**Try it**
Write out exactly the lines from the first line of the records below through the line that contains "(9 / ((12 / 19))", and stop there.

**Dataset content**
=-=-=
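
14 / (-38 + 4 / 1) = -7 / 17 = -0.41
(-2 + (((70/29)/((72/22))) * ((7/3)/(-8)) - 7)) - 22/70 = -4178453/438480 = -9.53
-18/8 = -9/4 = -2.25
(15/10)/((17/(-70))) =-6.18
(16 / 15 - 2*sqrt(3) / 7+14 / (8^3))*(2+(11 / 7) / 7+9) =231055 / 18816 - 1100*sqrt(3) / 343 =6.73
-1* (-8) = 8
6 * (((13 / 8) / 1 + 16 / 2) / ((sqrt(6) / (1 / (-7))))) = -11 * sqrt(6) / 8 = -3.37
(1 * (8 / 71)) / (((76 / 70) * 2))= 70 / 1349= 0.05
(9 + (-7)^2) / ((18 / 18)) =58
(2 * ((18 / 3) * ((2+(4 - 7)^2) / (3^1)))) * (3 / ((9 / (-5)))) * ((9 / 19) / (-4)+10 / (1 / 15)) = -208835 / 19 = -10991.32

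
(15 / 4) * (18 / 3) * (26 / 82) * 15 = 8775 / 82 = 107.01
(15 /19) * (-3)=-45 /19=-2.37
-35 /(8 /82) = -1435 /4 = -358.75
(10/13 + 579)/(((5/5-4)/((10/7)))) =-75370/273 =-276.08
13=13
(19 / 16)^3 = 6859 / 4096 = 1.67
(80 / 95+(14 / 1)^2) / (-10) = -374 / 19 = -19.68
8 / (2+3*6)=2 / 5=0.40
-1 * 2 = -2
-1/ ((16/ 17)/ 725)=-12325/ 16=-770.31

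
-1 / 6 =-0.17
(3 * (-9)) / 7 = -27 / 7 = -3.86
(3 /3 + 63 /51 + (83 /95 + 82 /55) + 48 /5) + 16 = 536501 /17765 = 30.20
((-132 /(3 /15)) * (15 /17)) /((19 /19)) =-9900 /17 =-582.35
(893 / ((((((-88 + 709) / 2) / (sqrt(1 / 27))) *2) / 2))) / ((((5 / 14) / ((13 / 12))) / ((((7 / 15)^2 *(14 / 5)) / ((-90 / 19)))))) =-529590971 *sqrt(3) / 4244146875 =-0.22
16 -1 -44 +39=10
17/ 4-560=-2223/ 4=-555.75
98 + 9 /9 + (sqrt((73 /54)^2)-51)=2665 /54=49.35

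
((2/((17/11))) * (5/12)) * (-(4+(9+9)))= -605/51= -11.86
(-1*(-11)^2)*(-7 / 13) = 847 / 13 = 65.15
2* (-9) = -18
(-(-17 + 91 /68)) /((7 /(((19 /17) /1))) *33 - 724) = -20235 /668372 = -0.03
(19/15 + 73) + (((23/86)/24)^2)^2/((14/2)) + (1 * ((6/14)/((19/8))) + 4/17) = 74.68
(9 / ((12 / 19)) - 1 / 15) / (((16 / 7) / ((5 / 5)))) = 5957 / 960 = 6.21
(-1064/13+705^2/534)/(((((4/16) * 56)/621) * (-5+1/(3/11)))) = -3659645529/129584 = -28241.49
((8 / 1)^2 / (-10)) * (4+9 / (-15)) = -544 / 25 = -21.76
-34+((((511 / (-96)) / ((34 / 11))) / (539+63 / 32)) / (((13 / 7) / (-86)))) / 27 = -1504910179 / 44269173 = -33.99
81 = 81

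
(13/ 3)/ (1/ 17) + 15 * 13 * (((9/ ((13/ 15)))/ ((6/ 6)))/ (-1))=-5854/ 3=-1951.33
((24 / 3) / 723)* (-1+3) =16 / 723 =0.02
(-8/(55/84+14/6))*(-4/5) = 2688/1255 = 2.14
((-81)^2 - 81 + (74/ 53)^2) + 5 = 18221841/ 2809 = 6486.95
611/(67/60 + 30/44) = 403260/1187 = 339.73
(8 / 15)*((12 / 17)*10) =64 / 17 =3.76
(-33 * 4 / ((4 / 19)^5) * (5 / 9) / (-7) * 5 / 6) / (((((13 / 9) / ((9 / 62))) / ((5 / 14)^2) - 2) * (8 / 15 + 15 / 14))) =2298129384375 / 13279503872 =173.06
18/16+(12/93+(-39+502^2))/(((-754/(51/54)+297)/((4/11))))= -4222982849/23250744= -181.63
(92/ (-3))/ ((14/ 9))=-138/ 7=-19.71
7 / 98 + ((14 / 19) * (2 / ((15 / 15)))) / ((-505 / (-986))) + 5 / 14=222041 / 67165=3.31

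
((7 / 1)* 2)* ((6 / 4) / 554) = 21 / 554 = 0.04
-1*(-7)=7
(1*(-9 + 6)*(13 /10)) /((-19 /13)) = 507 /190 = 2.67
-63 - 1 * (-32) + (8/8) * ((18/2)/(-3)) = -34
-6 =-6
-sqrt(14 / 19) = -sqrt(266) / 19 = -0.86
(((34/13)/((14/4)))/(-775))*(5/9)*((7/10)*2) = -68/90675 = -0.00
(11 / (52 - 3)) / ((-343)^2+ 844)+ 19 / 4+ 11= 365787935 / 23224628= 15.75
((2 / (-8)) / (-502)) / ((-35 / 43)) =-43 / 70280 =-0.00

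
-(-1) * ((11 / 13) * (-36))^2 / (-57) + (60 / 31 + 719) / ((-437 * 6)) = -227396597 / 13736658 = -16.55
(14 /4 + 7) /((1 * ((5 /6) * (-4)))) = -3.15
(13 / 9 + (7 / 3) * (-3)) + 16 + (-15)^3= -30281 / 9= -3364.56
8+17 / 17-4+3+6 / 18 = 25 / 3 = 8.33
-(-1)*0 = 0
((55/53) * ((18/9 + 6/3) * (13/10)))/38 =0.14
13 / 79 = 0.16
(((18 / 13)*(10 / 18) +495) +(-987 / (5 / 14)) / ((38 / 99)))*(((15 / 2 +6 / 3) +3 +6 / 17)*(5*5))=-476077460 / 221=-2154196.65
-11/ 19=-0.58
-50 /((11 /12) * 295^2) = -0.00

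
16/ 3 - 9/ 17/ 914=248581/ 46614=5.33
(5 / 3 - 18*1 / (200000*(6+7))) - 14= -48100027 / 3900000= -12.33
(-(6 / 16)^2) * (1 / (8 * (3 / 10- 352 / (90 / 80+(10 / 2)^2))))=855 / 640768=0.00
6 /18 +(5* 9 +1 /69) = 1043 /23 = 45.35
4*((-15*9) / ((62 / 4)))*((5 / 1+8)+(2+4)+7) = -28080 / 31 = -905.81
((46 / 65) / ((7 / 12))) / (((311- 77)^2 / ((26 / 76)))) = 23 / 3034395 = 0.00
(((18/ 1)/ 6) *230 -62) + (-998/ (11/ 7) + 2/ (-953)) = -74356/ 10483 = -7.09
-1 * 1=-1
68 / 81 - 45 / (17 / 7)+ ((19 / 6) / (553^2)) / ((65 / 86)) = -484197718012 / 27371434545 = -17.69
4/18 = 2/9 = 0.22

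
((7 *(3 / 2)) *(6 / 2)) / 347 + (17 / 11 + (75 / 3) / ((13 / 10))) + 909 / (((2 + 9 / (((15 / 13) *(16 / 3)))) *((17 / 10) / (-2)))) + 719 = 201424908829 / 467330578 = 431.01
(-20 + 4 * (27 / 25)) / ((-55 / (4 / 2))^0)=-15.68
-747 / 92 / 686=-747 / 63112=-0.01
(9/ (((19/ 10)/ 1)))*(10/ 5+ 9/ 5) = 18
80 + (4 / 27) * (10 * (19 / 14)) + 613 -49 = 122096 / 189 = 646.01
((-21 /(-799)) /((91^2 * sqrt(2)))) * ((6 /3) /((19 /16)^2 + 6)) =768 * sqrt(2) /1793076649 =0.00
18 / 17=1.06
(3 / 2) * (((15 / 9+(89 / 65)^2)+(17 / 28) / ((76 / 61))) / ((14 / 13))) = 108665639 / 19364800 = 5.61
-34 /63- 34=-2176 /63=-34.54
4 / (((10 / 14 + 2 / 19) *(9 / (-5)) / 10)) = -26600 / 981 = -27.12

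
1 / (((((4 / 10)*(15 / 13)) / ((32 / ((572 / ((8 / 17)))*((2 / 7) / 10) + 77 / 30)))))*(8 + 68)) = 455 / 18601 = 0.02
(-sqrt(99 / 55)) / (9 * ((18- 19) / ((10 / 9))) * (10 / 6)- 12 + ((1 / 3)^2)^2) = 486 * sqrt(5) / 20645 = 0.05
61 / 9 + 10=16.78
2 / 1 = 2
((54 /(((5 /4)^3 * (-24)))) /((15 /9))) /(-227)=432 /141875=0.00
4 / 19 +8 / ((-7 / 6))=-884 / 133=-6.65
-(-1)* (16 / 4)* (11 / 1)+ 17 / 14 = 633 / 14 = 45.21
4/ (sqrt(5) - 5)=-1 - sqrt(5)/ 5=-1.45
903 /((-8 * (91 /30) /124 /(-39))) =179955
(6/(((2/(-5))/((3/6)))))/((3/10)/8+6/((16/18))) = -200/181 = -1.10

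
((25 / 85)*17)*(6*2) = 60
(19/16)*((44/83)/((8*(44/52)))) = 247/2656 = 0.09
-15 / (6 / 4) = -10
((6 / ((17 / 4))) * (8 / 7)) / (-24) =-8 / 119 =-0.07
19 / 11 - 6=-47 / 11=-4.27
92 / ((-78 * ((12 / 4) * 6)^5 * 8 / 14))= -161 / 147386304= -0.00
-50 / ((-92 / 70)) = 38.04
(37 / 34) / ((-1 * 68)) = -37 / 2312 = -0.02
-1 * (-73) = 73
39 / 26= 3 / 2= 1.50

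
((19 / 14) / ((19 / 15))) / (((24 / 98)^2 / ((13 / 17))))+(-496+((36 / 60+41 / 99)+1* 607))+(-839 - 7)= -193969037 / 269280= -720.32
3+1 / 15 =46 / 15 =3.07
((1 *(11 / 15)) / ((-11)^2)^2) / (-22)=-1 / 439230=-0.00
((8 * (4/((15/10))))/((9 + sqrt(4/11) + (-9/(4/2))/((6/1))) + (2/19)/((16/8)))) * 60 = 675220480/4356667 - 14786560 * sqrt(11)/4356667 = 143.73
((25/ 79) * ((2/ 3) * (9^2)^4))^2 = 514727830236622500/ 6241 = 82475217150556.40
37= 37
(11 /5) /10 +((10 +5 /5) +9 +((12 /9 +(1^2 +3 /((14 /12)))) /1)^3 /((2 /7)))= 14327864 /33075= 433.19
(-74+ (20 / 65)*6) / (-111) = 938 / 1443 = 0.65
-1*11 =-11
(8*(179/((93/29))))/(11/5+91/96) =6644480/46841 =141.85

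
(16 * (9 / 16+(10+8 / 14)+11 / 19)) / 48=24925 / 6384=3.90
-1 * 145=-145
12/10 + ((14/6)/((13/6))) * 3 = 288/65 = 4.43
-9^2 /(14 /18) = -729 /7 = -104.14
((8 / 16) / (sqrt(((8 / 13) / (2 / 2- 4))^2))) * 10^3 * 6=14625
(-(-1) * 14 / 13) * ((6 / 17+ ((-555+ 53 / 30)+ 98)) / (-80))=1623923 / 265200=6.12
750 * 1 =750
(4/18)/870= 1/3915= 0.00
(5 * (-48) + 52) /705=-4 /15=-0.27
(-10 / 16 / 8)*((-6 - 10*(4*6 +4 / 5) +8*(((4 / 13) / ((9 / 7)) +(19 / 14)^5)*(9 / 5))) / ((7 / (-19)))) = -39.07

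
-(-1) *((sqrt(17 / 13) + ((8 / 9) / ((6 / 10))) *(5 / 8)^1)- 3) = -56 / 27 + sqrt(221) / 13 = -0.93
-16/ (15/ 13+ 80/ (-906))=-94224/ 6275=-15.02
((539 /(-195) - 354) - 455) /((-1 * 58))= 14.00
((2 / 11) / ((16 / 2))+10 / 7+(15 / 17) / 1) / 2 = 1.17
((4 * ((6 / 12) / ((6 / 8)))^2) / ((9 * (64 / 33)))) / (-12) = -11 / 1296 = -0.01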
=-=-=
**Answer to the problem**
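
14 / (-38 + 4 / 1) = -7 / 17 = -0.41
(-2 + (((70/29)/((72/22))) * ((7/3)/(-8)) - 7)) - 22/70 = -4178453/438480 = -9.53
-18/8 = -9/4 = -2.25
(15/10)/((17/(-70))) =-6.18
(16 / 15 - 2*sqrt(3) / 7+14 / (8^3))*(2+(11 / 7) / 7+9) =231055 / 18816 - 1100*sqrt(3) / 343 =6.73
-1* (-8) = 8
6 * (((13 / 8) / 1 + 16 / 2) / ((sqrt(6) / (1 / (-7))))) = -11 * sqrt(6) / 8 = -3.37
(1 * (8 / 71)) / (((76 / 70) * 2))= 70 / 1349= 0.05
(9 + (-7)^2) / ((18 / 18)) =58
(2 * ((18 / 3) * ((2+(4 - 7)^2) / (3^1)))) * (3 / ((9 / (-5)))) * ((9 / 19) / (-4)+10 / (1 / 15)) = -208835 / 19 = -10991.32

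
(15 / 4) * (18 / 3) * (26 / 82) * 15 = 8775 / 82 = 107.01
(15 /19) * (-3)=-45 /19=-2.37
-35 /(8 /82) = -1435 /4 = -358.75
(10/13 + 579)/(((5/5-4)/((10/7)))) =-75370/273 =-276.08
13=13
(19 / 16)^3 = 6859 / 4096 = 1.67
(80 / 95+(14 / 1)^2) / (-10) = -374 / 19 = -19.68
8 / (2+3*6)=2 / 5=0.40
-1 * 2 = -2
-1/ ((16/ 17)/ 725)=-12325/ 16=-770.31

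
-1 / 6 =-0.17
(3 * (-9)) / 7 = -27 / 7 = -3.86
(3 /3 + 63 /51 + (83 /95 + 82 /55) + 48 /5) + 16 = 536501 /17765 = 30.20
((-132 /(3 /15)) * (15 /17)) /((19 /19)) =-9900 /17 =-582.35
(893 / ((((((-88 + 709) / 2) / (sqrt(1 / 27))) *2) / 2))) / ((((5 / 14) / ((13 / 12))) / ((((7 / 15)^2 *(14 / 5)) / ((-90 / 19)))))) =-529590971 *sqrt(3) / 4244146875 =-0.22
16 -1 -44 +39=10
17/ 4-560=-2223/ 4=-555.75
98 + 9 /9 + (sqrt((73 /54)^2)-51)=2665 /54=49.35

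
((2/((17/11))) * (5/12)) * (-(4+(9+9)))= -605/51= -11.86
(-1*(-11)^2)*(-7 / 13) = 847 / 13 = 65.15
2* (-9) = -18
(-(-17 + 91 /68)) /((7 /(((19 /17) /1))) *33 - 724) = -20235 /668372 = -0.03
(19/15 + 73) + (((23/86)/24)^2)^2/((14/2)) + (1 * ((6/14)/((19/8))) + 4/17) = 74.68
(9 / ((12 / 19)) - 1 / 15) / (((16 / 7) / ((5 / 5)))) = 5957 / 960 = 6.21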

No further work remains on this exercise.